▶ **Exercise aim**
Write out every record below exactly, so that nothing differs from what is shown.

▶ **Entries shown**

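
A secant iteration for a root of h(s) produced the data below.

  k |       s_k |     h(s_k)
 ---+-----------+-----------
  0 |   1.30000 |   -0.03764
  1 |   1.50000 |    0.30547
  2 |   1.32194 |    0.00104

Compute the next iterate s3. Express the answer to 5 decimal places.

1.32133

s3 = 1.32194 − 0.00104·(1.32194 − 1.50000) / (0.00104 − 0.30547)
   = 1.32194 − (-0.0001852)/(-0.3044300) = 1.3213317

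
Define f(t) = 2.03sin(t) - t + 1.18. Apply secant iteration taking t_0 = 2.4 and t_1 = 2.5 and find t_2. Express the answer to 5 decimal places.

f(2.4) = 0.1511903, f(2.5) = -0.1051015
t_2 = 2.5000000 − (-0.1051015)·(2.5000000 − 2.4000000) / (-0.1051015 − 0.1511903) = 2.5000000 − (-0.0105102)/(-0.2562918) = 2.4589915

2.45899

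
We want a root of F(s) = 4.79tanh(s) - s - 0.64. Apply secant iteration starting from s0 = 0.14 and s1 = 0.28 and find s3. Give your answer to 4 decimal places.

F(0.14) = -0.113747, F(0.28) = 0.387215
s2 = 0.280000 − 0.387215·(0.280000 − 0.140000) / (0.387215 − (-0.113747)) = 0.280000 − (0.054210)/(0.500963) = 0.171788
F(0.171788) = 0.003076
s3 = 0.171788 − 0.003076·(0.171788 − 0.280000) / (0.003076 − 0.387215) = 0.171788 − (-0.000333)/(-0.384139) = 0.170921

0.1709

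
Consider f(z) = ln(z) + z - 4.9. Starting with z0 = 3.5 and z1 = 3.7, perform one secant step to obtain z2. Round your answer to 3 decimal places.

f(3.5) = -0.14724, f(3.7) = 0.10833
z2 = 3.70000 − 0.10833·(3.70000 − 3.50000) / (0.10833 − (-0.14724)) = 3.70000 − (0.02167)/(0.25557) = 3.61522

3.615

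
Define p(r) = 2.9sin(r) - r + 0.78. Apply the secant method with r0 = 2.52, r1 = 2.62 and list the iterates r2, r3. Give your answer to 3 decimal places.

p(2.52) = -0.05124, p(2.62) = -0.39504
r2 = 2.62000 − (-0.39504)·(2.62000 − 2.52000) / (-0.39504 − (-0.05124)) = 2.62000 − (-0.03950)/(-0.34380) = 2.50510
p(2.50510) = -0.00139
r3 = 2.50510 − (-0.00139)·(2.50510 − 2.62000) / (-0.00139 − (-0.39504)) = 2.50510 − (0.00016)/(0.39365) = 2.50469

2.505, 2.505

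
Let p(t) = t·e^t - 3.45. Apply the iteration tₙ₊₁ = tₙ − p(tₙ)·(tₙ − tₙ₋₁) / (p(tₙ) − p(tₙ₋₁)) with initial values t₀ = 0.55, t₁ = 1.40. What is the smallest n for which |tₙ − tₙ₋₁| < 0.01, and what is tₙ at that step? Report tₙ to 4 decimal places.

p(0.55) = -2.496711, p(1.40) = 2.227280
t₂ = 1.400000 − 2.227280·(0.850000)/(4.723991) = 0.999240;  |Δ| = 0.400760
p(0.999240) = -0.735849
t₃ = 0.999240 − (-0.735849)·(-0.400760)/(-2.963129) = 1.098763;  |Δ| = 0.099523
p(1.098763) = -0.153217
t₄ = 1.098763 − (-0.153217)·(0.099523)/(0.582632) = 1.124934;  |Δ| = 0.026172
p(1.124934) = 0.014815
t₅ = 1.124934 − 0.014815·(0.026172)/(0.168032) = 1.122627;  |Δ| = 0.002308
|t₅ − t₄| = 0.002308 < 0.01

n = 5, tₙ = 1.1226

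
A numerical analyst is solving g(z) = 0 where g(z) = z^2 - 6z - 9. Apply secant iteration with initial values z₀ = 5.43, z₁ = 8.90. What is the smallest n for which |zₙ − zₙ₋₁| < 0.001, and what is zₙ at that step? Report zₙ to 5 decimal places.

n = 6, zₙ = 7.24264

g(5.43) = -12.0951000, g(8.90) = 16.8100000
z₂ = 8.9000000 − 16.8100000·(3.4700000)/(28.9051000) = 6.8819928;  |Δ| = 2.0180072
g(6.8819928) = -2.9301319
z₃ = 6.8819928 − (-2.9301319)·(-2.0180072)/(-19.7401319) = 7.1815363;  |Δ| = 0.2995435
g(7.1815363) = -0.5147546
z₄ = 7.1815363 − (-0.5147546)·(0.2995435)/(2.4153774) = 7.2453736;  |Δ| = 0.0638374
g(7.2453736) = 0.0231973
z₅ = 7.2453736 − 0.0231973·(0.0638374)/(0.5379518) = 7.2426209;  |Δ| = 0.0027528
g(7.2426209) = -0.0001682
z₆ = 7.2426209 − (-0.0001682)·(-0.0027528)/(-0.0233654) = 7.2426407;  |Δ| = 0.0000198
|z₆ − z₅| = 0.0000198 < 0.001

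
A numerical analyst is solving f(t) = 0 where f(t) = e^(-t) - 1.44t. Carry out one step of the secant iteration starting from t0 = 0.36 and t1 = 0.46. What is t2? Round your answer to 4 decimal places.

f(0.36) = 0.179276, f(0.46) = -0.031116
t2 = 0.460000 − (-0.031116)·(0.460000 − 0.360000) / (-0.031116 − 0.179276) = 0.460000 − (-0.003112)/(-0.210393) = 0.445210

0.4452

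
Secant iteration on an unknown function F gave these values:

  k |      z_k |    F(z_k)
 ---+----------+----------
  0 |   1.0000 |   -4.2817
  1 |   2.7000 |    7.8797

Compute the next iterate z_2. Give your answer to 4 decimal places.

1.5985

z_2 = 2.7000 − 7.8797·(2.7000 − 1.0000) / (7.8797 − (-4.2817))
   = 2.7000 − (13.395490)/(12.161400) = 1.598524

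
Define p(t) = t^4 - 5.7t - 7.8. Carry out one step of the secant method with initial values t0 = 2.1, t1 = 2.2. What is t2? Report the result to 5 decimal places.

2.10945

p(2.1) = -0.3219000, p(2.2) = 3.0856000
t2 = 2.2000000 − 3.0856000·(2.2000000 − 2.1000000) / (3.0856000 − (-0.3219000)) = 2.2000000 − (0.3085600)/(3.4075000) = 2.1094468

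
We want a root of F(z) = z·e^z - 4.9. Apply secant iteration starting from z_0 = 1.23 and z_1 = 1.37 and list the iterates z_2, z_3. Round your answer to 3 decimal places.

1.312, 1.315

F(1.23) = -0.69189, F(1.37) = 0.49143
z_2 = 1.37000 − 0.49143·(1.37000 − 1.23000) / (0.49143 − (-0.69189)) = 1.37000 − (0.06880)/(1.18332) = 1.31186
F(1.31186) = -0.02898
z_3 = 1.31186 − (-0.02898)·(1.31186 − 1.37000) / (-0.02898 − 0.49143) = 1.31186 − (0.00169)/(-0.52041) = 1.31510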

▶ **The completed task**
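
A secant iteration for a root of h(s) produced the data below.

  k |       s_k |     h(s_k)
 ---+-----------+-----------
  0 |   1.30000 |   -0.03764
  1 |   1.50000 |    0.30547
  2 |   1.32194 |    0.00104

Compute the next iterate s3. Express the answer to 5 decimal places.

1.32133

s3 = 1.32194 − 0.00104·(1.32194 − 1.50000) / (0.00104 − 0.30547)
   = 1.32194 − (-0.0001852)/(-0.3044300) = 1.3213317

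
Define f(t) = 2.03sin(t) - t + 1.18. Apply secant iteration taking t_0 = 2.4 and t_1 = 2.5 and find t_2. Express the answer to 5 decimal places.

f(2.4) = 0.1511903, f(2.5) = -0.1051015
t_2 = 2.5000000 − (-0.1051015)·(2.5000000 − 2.4000000) / (-0.1051015 − 0.1511903) = 2.5000000 − (-0.0105102)/(-0.2562918) = 2.4589915

2.45899

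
We want a root of F(s) = 4.79tanh(s) - s - 0.64. Apply secant iteration starting from s0 = 0.14 and s1 = 0.28 and find s3. Give your answer to 4 decimal places.

F(0.14) = -0.113747, F(0.28) = 0.387215
s2 = 0.280000 − 0.387215·(0.280000 − 0.140000) / (0.387215 − (-0.113747)) = 0.280000 − (0.054210)/(0.500963) = 0.171788
F(0.171788) = 0.003076
s3 = 0.171788 − 0.003076·(0.171788 − 0.280000) / (0.003076 − 0.387215) = 0.171788 − (-0.000333)/(-0.384139) = 0.170921

0.1709

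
Consider f(z) = ln(z) + z - 4.9. Starting with z0 = 3.5 and z1 = 3.7, perform one secant step to obtain z2. Round your answer to 3 decimal places.

f(3.5) = -0.14724, f(3.7) = 0.10833
z2 = 3.70000 − 0.10833·(3.70000 − 3.50000) / (0.10833 − (-0.14724)) = 3.70000 − (0.02167)/(0.25557) = 3.61522

3.615

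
Define p(r) = 2.9sin(r) - r + 0.78. Apply the secant method with r0 = 2.52, r1 = 2.62 and list the iterates r2, r3. Give your answer to 3 decimal places.

p(2.52) = -0.05124, p(2.62) = -0.39504
r2 = 2.62000 − (-0.39504)·(2.62000 − 2.52000) / (-0.39504 − (-0.05124)) = 2.62000 − (-0.03950)/(-0.34380) = 2.50510
p(2.50510) = -0.00139
r3 = 2.50510 − (-0.00139)·(2.50510 − 2.62000) / (-0.00139 − (-0.39504)) = 2.50510 − (0.00016)/(0.39365) = 2.50469

2.505, 2.505

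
Let p(t) = t·e^t - 3.45. Apply the iteration tₙ₊₁ = tₙ − p(tₙ)·(tₙ − tₙ₋₁) / (p(tₙ) − p(tₙ₋₁)) with initial values t₀ = 0.55, t₁ = 1.40. What is the smallest n for which |tₙ − tₙ₋₁| < 0.01, and what is tₙ at that step? Report tₙ to 4 decimal places.

p(0.55) = -2.496711, p(1.40) = 2.227280
t₂ = 1.400000 − 2.227280·(0.850000)/(4.723991) = 0.999240;  |Δ| = 0.400760
p(0.999240) = -0.735849
t₃ = 0.999240 − (-0.735849)·(-0.400760)/(-2.963129) = 1.098763;  |Δ| = 0.099523
p(1.098763) = -0.153217
t₄ = 1.098763 − (-0.153217)·(0.099523)/(0.582632) = 1.124934;  |Δ| = 0.026172
p(1.124934) = 0.014815
t₅ = 1.124934 − 0.014815·(0.026172)/(0.168032) = 1.122627;  |Δ| = 0.002308
|t₅ − t₄| = 0.002308 < 0.01

n = 5, tₙ = 1.1226

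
A numerical analyst is solving g(z) = 0 where g(z) = z^2 - 6z - 9. Apply secant iteration with initial values z₀ = 5.43, z₁ = 8.90. What is the smallest n for which |zₙ − zₙ₋₁| < 0.001, and what is zₙ at that step? Report zₙ to 5 decimal places.

n = 6, zₙ = 7.24264

g(5.43) = -12.0951000, g(8.90) = 16.8100000
z₂ = 8.9000000 − 16.8100000·(3.4700000)/(28.9051000) = 6.8819928;  |Δ| = 2.0180072
g(6.8819928) = -2.9301319
z₃ = 6.8819928 − (-2.9301319)·(-2.0180072)/(-19.7401319) = 7.1815363;  |Δ| = 0.2995435
g(7.1815363) = -0.5147546
z₄ = 7.1815363 − (-0.5147546)·(0.2995435)/(2.4153774) = 7.2453736;  |Δ| = 0.0638374
g(7.2453736) = 0.0231973
z₅ = 7.2453736 − 0.0231973·(0.0638374)/(0.5379518) = 7.2426209;  |Δ| = 0.0027528
g(7.2426209) = -0.0001682
z₆ = 7.2426209 − (-0.0001682)·(-0.0027528)/(-0.0233654) = 7.2426407;  |Δ| = 0.0000198
|z₆ − z₅| = 0.0000198 < 0.001

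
A numerical analyst is solving f(t) = 0 where f(t) = e^(-t) - 1.44t. Carry out one step of the secant iteration starting from t0 = 0.36 and t1 = 0.46. What is t2? Round your answer to 4 decimal places.

f(0.36) = 0.179276, f(0.46) = -0.031116
t2 = 0.460000 − (-0.031116)·(0.460000 − 0.360000) / (-0.031116 − 0.179276) = 0.460000 − (-0.003112)/(-0.210393) = 0.445210

0.4452

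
Secant iteration on an unknown function F gave these values:

  k |      z_k |    F(z_k)
 ---+----------+----------
  0 |   1.0000 |   -4.2817
  1 |   2.7000 |    7.8797

Compute the next iterate z_2. Give your answer to 4 decimal places.

1.5985

z_2 = 2.7000 − 7.8797·(2.7000 − 1.0000) / (7.8797 − (-4.2817))
   = 2.7000 − (13.395490)/(12.161400) = 1.598524

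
Define p(t) = t^4 - 5.7t - 7.8. Carry out one step of the secant method with initial values t0 = 2.1, t1 = 2.2. What is t2? Report the result to 5 decimal places.

2.10945

p(2.1) = -0.3219000, p(2.2) = 3.0856000
t2 = 2.2000000 − 3.0856000·(2.2000000 − 2.1000000) / (3.0856000 − (-0.3219000)) = 2.2000000 − (0.3085600)/(3.4075000) = 2.1094468

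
We want a root of F(z) = z·e^z - 4.9. Apply secant iteration starting from z_0 = 1.23 and z_1 = 1.37 and list the iterates z_2, z_3. Round your answer to 3 decimal places.

1.312, 1.315

F(1.23) = -0.69189, F(1.37) = 0.49143
z_2 = 1.37000 − 0.49143·(1.37000 − 1.23000) / (0.49143 − (-0.69189)) = 1.37000 − (0.06880)/(1.18332) = 1.31186
F(1.31186) = -0.02898
z_3 = 1.31186 − (-0.02898)·(1.31186 − 1.37000) / (-0.02898 − 0.49143) = 1.31186 − (0.00169)/(-0.52041) = 1.31510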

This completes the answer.